RECORD SET section start

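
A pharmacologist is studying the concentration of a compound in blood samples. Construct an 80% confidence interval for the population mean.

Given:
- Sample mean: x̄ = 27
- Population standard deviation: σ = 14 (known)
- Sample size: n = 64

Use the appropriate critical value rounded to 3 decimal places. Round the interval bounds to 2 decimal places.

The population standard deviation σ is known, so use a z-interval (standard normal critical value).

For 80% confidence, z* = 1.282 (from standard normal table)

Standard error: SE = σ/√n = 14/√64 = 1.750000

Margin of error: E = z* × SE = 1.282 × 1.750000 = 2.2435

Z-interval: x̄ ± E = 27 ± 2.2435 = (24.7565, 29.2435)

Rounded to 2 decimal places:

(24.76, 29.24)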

RECORD SET section end

EXERCISE BRIEF — Wherever the string "mean" is found in the listing above, copy the line that contains it.

ANSWER TO THE PROBLEM —
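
A pharmacologist is studying the concentration of a compound in blood samples. Construct an 80% confidence interval for the population mean.
- Sample mean: x̄ = 27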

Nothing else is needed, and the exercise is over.